───── Record excerpts
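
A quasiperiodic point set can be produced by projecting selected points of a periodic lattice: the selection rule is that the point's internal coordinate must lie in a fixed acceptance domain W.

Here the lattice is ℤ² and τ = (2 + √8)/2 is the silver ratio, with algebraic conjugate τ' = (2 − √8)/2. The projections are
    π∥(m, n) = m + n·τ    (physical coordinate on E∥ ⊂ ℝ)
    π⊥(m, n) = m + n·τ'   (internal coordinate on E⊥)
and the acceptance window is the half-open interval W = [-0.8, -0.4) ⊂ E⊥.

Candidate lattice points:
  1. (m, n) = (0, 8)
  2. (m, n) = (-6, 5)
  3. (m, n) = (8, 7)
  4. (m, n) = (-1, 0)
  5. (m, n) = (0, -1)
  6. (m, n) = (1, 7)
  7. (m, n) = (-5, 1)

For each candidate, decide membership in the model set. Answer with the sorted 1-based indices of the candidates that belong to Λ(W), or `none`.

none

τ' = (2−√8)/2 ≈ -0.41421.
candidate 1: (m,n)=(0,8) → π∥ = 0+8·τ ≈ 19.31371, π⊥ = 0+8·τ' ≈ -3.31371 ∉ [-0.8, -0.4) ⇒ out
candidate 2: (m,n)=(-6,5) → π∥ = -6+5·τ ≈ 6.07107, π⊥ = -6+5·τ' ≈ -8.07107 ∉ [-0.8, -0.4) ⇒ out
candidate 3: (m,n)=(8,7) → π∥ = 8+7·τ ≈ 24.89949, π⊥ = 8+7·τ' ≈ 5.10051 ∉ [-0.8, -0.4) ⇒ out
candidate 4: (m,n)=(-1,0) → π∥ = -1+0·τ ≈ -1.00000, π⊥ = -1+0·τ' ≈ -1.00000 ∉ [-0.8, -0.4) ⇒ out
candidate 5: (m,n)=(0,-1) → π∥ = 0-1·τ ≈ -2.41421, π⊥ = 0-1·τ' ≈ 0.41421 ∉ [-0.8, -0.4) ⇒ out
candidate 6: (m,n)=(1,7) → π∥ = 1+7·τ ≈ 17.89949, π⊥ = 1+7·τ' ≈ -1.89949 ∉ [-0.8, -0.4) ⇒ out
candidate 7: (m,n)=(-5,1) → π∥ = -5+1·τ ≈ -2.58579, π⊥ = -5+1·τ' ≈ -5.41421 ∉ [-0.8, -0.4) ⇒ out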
──────────
#### Problem description:
Begin with the first line of the listing and copy exactly through the line that contains "7. (m, n) = (-5, 1)", please, keeping both ends and leaving out everything after.

#### Task result:
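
A quasiperiodic point set can be produced by projecting selected points of a periodic lattice: the selection rule is that the point's internal coordinate must lie in a fixed acceptance domain W.

Here the lattice is ℤ² and τ = (2 + √8)/2 is the silver ratio, with algebraic conjugate τ' = (2 − √8)/2. The projections are
    π∥(m, n) = m + n·τ    (physical coordinate on E∥ ⊂ ℝ)
    π⊥(m, n) = m + n·τ'   (internal coordinate on E⊥)
and the acceptance window is the half-open interval W = [-0.8, -0.4) ⊂ E⊥.

Candidate lattice points:
  1. (m, n) = (0, 8)
  2. (m, n) = (-6, 5)
  3. (m, n) = (8, 7)
  4. (m, n) = (-1, 0)
  5. (m, n) = (0, -1)
  6. (m, n) = (1, 7)
  7. (m, n) = (-5, 1)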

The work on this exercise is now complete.